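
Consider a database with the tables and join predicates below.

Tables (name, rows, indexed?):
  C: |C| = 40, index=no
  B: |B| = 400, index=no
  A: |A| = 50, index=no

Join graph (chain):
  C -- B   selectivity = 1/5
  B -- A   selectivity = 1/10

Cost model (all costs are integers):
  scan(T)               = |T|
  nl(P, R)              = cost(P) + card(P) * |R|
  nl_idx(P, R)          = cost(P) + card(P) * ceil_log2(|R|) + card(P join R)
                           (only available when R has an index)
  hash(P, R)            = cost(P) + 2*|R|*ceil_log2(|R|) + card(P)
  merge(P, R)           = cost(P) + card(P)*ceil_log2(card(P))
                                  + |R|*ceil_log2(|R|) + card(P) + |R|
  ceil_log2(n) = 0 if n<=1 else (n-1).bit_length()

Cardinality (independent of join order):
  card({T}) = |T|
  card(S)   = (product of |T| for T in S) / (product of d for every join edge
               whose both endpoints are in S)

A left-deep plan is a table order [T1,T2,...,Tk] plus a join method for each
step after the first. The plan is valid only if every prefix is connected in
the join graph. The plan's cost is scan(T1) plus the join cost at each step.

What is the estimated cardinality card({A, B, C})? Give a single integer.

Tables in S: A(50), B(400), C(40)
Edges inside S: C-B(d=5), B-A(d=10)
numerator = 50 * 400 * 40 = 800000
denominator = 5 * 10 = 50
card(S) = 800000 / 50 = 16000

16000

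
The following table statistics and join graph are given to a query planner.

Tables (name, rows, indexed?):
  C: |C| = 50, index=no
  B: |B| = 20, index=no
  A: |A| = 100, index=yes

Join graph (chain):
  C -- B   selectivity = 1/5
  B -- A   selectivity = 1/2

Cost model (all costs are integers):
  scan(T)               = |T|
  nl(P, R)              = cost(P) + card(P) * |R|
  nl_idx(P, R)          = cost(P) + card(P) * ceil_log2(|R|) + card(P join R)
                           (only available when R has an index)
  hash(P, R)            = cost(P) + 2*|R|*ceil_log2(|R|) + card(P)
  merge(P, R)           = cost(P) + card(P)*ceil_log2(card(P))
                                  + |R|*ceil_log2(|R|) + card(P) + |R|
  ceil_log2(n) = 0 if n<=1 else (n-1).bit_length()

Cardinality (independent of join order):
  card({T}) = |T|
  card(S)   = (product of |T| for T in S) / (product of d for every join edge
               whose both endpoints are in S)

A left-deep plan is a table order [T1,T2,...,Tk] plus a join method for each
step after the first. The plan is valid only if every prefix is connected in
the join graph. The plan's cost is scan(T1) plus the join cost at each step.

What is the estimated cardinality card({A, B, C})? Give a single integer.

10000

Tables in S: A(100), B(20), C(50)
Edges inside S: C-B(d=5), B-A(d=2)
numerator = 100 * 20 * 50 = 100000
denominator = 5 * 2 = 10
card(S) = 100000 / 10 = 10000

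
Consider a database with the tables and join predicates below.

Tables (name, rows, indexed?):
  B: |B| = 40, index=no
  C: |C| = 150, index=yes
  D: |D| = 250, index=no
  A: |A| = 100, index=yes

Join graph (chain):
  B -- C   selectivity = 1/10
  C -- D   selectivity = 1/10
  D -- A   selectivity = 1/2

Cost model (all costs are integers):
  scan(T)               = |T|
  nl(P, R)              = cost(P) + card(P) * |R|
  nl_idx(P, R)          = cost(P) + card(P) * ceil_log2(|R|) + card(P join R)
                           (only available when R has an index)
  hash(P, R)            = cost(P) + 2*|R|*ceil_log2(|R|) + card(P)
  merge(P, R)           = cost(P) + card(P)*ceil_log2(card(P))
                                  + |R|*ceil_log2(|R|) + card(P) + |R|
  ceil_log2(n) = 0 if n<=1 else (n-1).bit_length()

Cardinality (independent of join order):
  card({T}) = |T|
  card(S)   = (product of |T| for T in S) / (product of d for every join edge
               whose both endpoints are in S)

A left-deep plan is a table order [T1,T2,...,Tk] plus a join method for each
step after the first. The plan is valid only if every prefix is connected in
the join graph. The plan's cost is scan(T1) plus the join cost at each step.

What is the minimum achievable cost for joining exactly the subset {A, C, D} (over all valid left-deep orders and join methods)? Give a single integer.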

- What is expected -
The answer consists of the whole listing, restated exactly.

- Answer to the problem -
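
Consider a database with the tables and join predicates below.

Tables (name, rows, indexed?):
  C: |C| = 40, index=no
  B: |B| = 400, index=no
  A: |A| = 50, index=no

Join graph (chain):
  C -- B   selectivity = 1/5
  B -- A   selectivity = 1/10

Cost model (all costs are integers):
  scan(T)               = |T|
  nl(P, R)              = cost(P) + card(P) * |R|
  nl_idx(P, R)          = cost(P) + card(P) * ceil_log2(|R|) + card(P join R)
                           (only available when R has an index)
  hash(P, R)            = cost(P) + 2*|R|*ceil_log2(|R|) + card(P)
  merge(P, R)           = cost(P) + card(P)*ceil_log2(card(P))
                                  + |R|*ceil_log2(|R|) + card(P) + |R|
  ceil_log2(n) = 0 if n<=1 else (n-1).bit_length()

Cardinality (independent of join order):
  card({T}) = |T|
  card(S)   = (product of |T| for T in S) / (product of d for every join edge
               whose both endpoints are in S)

A left-deep plan is a table order [T1,T2,...,Tk] plus a join method for each
step after the first. The plan is valid only if every prefix is connected in
the join graph. The plan's cost is scan(T1) plus the join cost at each step.

What is the estimated cardinality card({A, B, C})? Give a single integer.

Tables in S: A(50), B(400), C(40)
Edges inside S: C-B(d=5), B-A(d=10)
numerator = 50 * 400 * 40 = 800000
denominator = 5 * 10 = 50
card(S) = 800000 / 50 = 16000

16000

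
The following table statistics and join graph are given to a query planner.

Tables (name, rows, indexed?):
  C: |C| = 50, index=no
  B: |B| = 20, index=no
  A: |A| = 100, index=yes

Join graph (chain):
  C -- B   selectivity = 1/5
  B -- A   selectivity = 1/2

Cost model (all costs are integers):
  scan(T)               = |T|
  nl(P, R)              = cost(P) + card(P) * |R|
  nl_idx(P, R)          = cost(P) + card(P) * ceil_log2(|R|) + card(P join R)
                           (only available when R has an index)
  hash(P, R)            = cost(P) + 2*|R|*ceil_log2(|R|) + card(P)
  merge(P, R)           = cost(P) + card(P)*ceil_log2(card(P))
                                  + |R|*ceil_log2(|R|) + card(P) + |R|
  ceil_log2(n) = 0 if n<=1 else (n-1).bit_length()

Cardinality (independent of join order):
  card({T}) = |T|
  card(S)   = (product of |T| for T in S) / (product of d for every join edge
               whose both endpoints are in S)

A left-deep plan is a table order [T1,T2,...,Tk] plus a join method for each
step after the first. The plan is valid only if every prefix is connected in
the join graph. The plan's cost is scan(T1) plus the join cost at each step.

What is the estimated cardinality card({A, B, C})? Give a single integer.

10000

Tables in S: A(100), B(20), C(50)
Edges inside S: C-B(d=5), B-A(d=2)
numerator = 100 * 20 * 50 = 100000
denominator = 5 * 2 = 10
card(S) = 100000 / 10 = 10000

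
Consider a database with the tables and join predicates below.

Tables (name, rows, indexed?):
  B: |B| = 40, index=no
  C: |C| = 150, index=yes
  D: |D| = 250, index=no
  A: |A| = 100, index=yes

Join graph (chain):
  B -- C   selectivity = 1/10
  C -- D   selectivity = 1/10
  D -- A   selectivity = 1/2

Cost model (all costs are integers):
  scan(T)               = |T|
  nl(P, R)              = cost(P) + card(P) * |R|
  nl_idx(P, R)          = cost(P) + card(P) * ceil_log2(|R|) + card(P join R)
                           (only available when R has an index)
  hash(P, R)            = cost(P) + 2*|R|*ceil_log2(|R|) + card(P)
  merge(P, R)           = cost(P) + card(P)*ceil_log2(card(P))
                                  + |R|*ceil_log2(|R|) + card(P) + |R|
  ceil_log2(n) = 0 if n<=1 else (n-1).bit_length()

Cardinality (independent of join order):
  card({T}) = |T|
  card(S)   = (product of |T| for T in S) / (product of d for every join edge
               whose both endpoints are in S)

A left-deep plan is a table order [T1,T2,...,Tk] plus a join method for each
step after the first. The plan is valid only if every prefix is connected in
the join graph. The plan's cost is scan(T1) plus the join cost at each step.

What is the minimum achievable cost for joining exactly the subset {A, C, D} (over all valid left-deep orders and join methods)? Give a single integer.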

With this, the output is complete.